Count up the lines below in which the string "order" appears. The reply should be that number alone.

═══ Provided records ═══

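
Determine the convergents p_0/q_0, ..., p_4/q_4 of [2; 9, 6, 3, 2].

Using the convergent recurrence p_i = a_i*p_{i-1} + p_{i-2}, q_i = a_i*q_{i-1} + q_{i-2} with p_{-2}=0, p_{-1}=1, q_{-2}=1, q_{-1}=0:
  i=0: a_0=2, p_0 = 2*1 + 0 = 2, q_0 = 2*0 + 1 = 1.
  i=1: a_1=9, p_1 = 9*2 + 1 = 19, q_1 = 9*1 + 0 = 9.
  i=2: a_2=6, p_2 = 6*19 + 2 = 116, q_2 = 6*9 + 1 = 55.
  i=3: a_3=3, p_3 = 3*116 + 19 = 367, q_3 = 3*55 + 9 = 174.
  i=4: a_4=2, p_4 = 2*367 + 116 = 850, q_4 = 2*174 + 55 = 403.

2/1, 19/9, 116/55, 367/174, 850/403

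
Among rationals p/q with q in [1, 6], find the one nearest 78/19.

Expand x = 78/19 as a continued fraction with the Euclidean algorithm:
  78 = 4*19 + 2, so a_0 = 4.
  19 = 9*2 + 1, so a_1 = 9.
  2 = 2*1 + 0, so a_2 = 2.
so x = [4; 9, 2].
Convergents (p_i = a_i*p_{i-1} + p_{i-2}, q_i = a_i*q_{i-1} + q_{i-2} with p_{-2}=0, p_{-1}=1, q_{-2}=1, q_{-1}=0), until the denominator exceeds 6:
  i=0: a_0=4, p_0 = 4*1 + 0 = 4, q_0 = 4*0 + 1 = 1.
  i=1: a_1=9, p_1 = 9*4 + 1 = 37, q_1 = 9*1 + 0 = 9.
q_1 = 9 > 6, so the last convergent with denominator <= 6 is p_0/q_0 = 4/1.
The closest fraction with denominator <= 6 is either p_0/q_0 or the intermediate fraction (k*p_0 + p_{-1})/(k*q_0 + q_{-1}) with the largest k >= 1 whose denominator stays <= 6; these approach x as k grows, and every other convergent or intermediate fraction in range is farther away.
Largest k: floor((6 - q_{-1})/q_0) = floor((6 - 0)/1) = 6 (using the seeds p_{-1} = 1, q_{-1} = 0).
That gives (6*4 + 1)/(6*1 + 0) = 25/6.
Compare the errors: |x - 4/1| = |78*1 - 4*19|/(19*1) = 2/19, and |x - 25/6| = |78*6 - 25*19|/(19*6) = 7/114.
Cross-multiplying, 7*19 = 133 < 228 = 2*114, so 7/114 is smaller: the intermediate fraction 25/6 is closer to x than 4/1.

25/6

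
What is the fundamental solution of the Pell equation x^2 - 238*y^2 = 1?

First expand sqrt(238) as a continued fraction. With x_i = (sqrt(238) + m_i)/d_i and (m_0, d_0) = (0, 1): a_0 = floor(sqrt(238)) = 15, since 15^2 = 225 <= 238 < 256 = 16^2.
Iterate m_{i+1} = d_i*a_i - m_i, d_{i+1} = (238 - m_{i+1}^2)/d_i, a_{i+1} = floor((a_0 + m_{i+1})/d_{i+1}):
  m_1 = 1*15 - 0 = 15, d_1 = (238 - 15^2)/1 = 13/1 = 13, a_1 = floor((15 + 15)/13) = 2.
  m_2 = 13*2 - 15 = 11, d_2 = (238 - 11^2)/13 = 117/13 = 9, a_2 = floor((15 + 11)/9) = 2.
  m_3 = 9*2 - 11 = 7, d_3 = (238 - 7^2)/9 = 189/9 = 21, a_3 = floor((15 + 7)/21) = 1.
  m_4 = 21*1 - 7 = 14, d_4 = (238 - 14^2)/21 = 42/21 = 2, a_4 = floor((15 + 14)/2) = 14.
  m_5 = 2*14 - 14 = 14, d_5 = (238 - 14^2)/2 = 42/2 = 21, a_5 = floor((15 + 14)/21) = 1.
  m_6 = 21*1 - 14 = 7, d_6 = (238 - 7^2)/21 = 189/21 = 9, a_6 = floor((15 + 7)/9) = 2.
  m_7 = 9*2 - 7 = 11, d_7 = (238 - 11^2)/9 = 117/9 = 13, a_7 = floor((15 + 11)/13) = 2.
  m_8 = 13*2 - 11 = 15, d_8 = (238 - 15^2)/13 = 13/13 = 1, a_8 = floor((15 + 15)/1) = 30.
  m_9 = 1*30 - 15 = 15, d_9 = (238 - 15^2)/1 = 13/1 = 13: (m_9, d_9) = (m_1, d_1) = (15, 13), so from here the quotients repeat a_1, ..., a_8; the period length is 8.
So sqrt(238) = [15; (2, 2, 1, 14, 1, 2, 2, 30)] with period length k = 8.
k is even, so the fundamental solution of x^2 - 238y^2 = 1 is (p_{k-1}, q_{k-1}) = (p_7, q_7); compute convergents through index 7.
Convergents (p_i = a_i*p_{i-1} + p_{i-2}, q_i = a_i*q_{i-1} + q_{i-2} with p_{-2}=0, p_{-1}=1, q_{-2}=1, q_{-1}=0):
  i=0: a_0=15, p_0 = 15*1 + 0 = 15, q_0 = 15*0 + 1 = 1.
  i=1: a_1=2, p_1 = 2*15 + 1 = 31, q_1 = 2*1 + 0 = 2.
  i=2: a_2=2, p_2 = 2*31 + 15 = 77, q_2 = 2*2 + 1 = 5.
  i=3: a_3=1, p_3 = 1*77 + 31 = 108, q_3 = 1*5 + 2 = 7.
  i=4: a_4=14, p_4 = 14*108 + 77 = 1589, q_4 = 14*7 + 5 = 103.
  i=5: a_5=1, p_5 = 1*1589 + 108 = 1697, q_5 = 1*103 + 7 = 110.
  i=6: a_6=2, p_6 = 2*1697 + 1589 = 4983, q_6 = 2*110 + 103 = 323.
  i=7: a_7=2, p_7 = 2*4983 + 1697 = 11663, q_7 = 2*323 + 110 = 756.
Check: 11663^2 - 238*756^2 = 136025569 - 136025568 = 1, so (x, y) = (11663, 756) solves the equation, and by the theorem it is the least positive solution.

(x, y) = (11663, 756)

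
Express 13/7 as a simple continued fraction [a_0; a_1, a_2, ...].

[1; 1, 6]

Run the Euclidean algorithm on 13 and 7; the successive quotients are the partial quotients a_0, a_1, ... (each step inverts the fractional part left over by the previous one):
  13 = 1*7 + 6, so a_0 = 1.
  7 = 1*6 + 1, so a_1 = 1.
  6 = 6*1 + 0, so a_2 = 6.
The remainder reaches 0 after 3 divisions, so the expansion has 3 partial quotients, read off in order.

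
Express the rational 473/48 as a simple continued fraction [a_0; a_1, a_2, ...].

[9; 1, 5, 1, 6]

Run the Euclidean algorithm on 473 and 48; the successive quotients are the partial quotients a_0, a_1, ... (each step inverts the fractional part left over by the previous one):
  473 = 9*48 + 41, so a_0 = 9.
  48 = 1*41 + 7, so a_1 = 1.
  41 = 5*7 + 6, so a_2 = 5.
  7 = 1*6 + 1, so a_3 = 1.
  6 = 6*1 + 0, so a_4 = 6.
The remainder reaches 0 after 5 divisions, so the expansion has 5 partial quotients, read off in order.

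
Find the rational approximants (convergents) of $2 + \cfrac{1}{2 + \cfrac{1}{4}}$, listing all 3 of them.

2/1, 5/2, 22/9

Using the convergent recurrence p_i = a_i*p_{i-1} + p_{i-2}, q_i = a_i*q_{i-1} + q_{i-2} with p_{-2}=0, p_{-1}=1, q_{-2}=1, q_{-1}=0:
  i=0: a_0=2, p_0 = 2*1 + 0 = 2, q_0 = 2*0 + 1 = 1.
  i=1: a_1=2, p_1 = 2*2 + 1 = 5, q_1 = 2*1 + 0 = 2.
  i=2: a_2=4, p_2 = 4*5 + 2 = 22, q_2 = 4*2 + 1 = 9.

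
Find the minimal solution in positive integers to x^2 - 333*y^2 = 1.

First expand sqrt(333) as a continued fraction. With x_i = (sqrt(333) + m_i)/d_i and (m_0, d_0) = (0, 1): a_0 = floor(sqrt(333)) = 18, since 18^2 = 324 <= 333 < 361 = 19^2.
Iterate m_{i+1} = d_i*a_i - m_i, d_{i+1} = (333 - m_{i+1}^2)/d_i, a_{i+1} = floor((a_0 + m_{i+1})/d_{i+1}):
  m_1 = 1*18 - 0 = 18, d_1 = (333 - 18^2)/1 = 9/1 = 9, a_1 = floor((18 + 18)/9) = 4.
  m_2 = 9*4 - 18 = 18, d_2 = (333 - 18^2)/9 = 9/9 = 1, a_2 = floor((18 + 18)/1) = 36.
  m_3 = 1*36 - 18 = 18, d_3 = (333 - 18^2)/1 = 9/1 = 9: (m_3, d_3) = (m_1, d_1) = (18, 9), so from here the quotients repeat a_1, a_2; the period length is 2.
So sqrt(333) = [18; (4, 36)] with period length k = 2.
k is even, so the fundamental solution of x^2 - 333y^2 = 1 is (p_{k-1}, q_{k-1}) = (p_1, q_1); compute convergents through index 1.
Convergents (p_i = a_i*p_{i-1} + p_{i-2}, q_i = a_i*q_{i-1} + q_{i-2} with p_{-2}=0, p_{-1}=1, q_{-2}=1, q_{-1}=0):
  i=0: a_0=18, p_0 = 18*1 + 0 = 18, q_0 = 18*0 + 1 = 1.
  i=1: a_1=4, p_1 = 4*18 + 1 = 73, q_1 = 4*1 + 0 = 4.
Check: 73^2 - 333*4^2 = 5329 - 5328 = 1, so (x, y) = (73, 4) solves the equation, and by the theorem it is the least positive solution.

(x, y) = (73, 4)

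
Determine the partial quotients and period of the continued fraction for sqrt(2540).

[50; (2, 1, 1, 24, 1, 1, 2, 100)]

Write x_i = (sqrt(2540) + m_i)/d_i with (m_0, d_0) = (0, 1). a_0 = floor(sqrt(2540)) = 50, since 50^2 = 2500 <= 2540 < 2601 = 51^2.
Iterate m_{i+1} = d_i*a_i - m_i, d_{i+1} = (2540 - m_{i+1}^2)/d_i, a_{i+1} = floor((a_0 + m_{i+1})/d_{i+1}):
  m_1 = 1*50 - 0 = 50, d_1 = (2540 - 50^2)/1 = 40/1 = 40, a_1 = floor((50 + 50)/40) = 2.
  m_2 = 40*2 - 50 = 30, d_2 = (2540 - 30^2)/40 = 1640/40 = 41, a_2 = floor((50 + 30)/41) = 1.
  m_3 = 41*1 - 30 = 11, d_3 = (2540 - 11^2)/41 = 2419/41 = 59, a_3 = floor((50 + 11)/59) = 1.
  m_4 = 59*1 - 11 = 48, d_4 = (2540 - 48^2)/59 = 236/59 = 4, a_4 = floor((50 + 48)/4) = 24.
  m_5 = 4*24 - 48 = 48, d_5 = (2540 - 48^2)/4 = 236/4 = 59, a_5 = floor((50 + 48)/59) = 1.
  m_6 = 59*1 - 48 = 11, d_6 = (2540 - 11^2)/59 = 2419/59 = 41, a_6 = floor((50 + 11)/41) = 1.
  m_7 = 41*1 - 11 = 30, d_7 = (2540 - 30^2)/41 = 1640/41 = 40, a_7 = floor((50 + 30)/40) = 2.
  m_8 = 40*2 - 30 = 50, d_8 = (2540 - 50^2)/40 = 40/40 = 1, a_8 = floor((50 + 50)/1) = 100.
  m_9 = 1*100 - 50 = 50, d_9 = (2540 - 50^2)/1 = 40/1 = 40: (m_9, d_9) = (m_1, d_1) = (50, 40), so from here the quotients repeat a_1, ..., a_8; the period length is 8.
Hence the expansion of sqrt(2540) is a_0 = 50 followed by the repeating block 2, 1, 1, 24, 1, 1, 2, 100 (period 8).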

═══

Written answer
2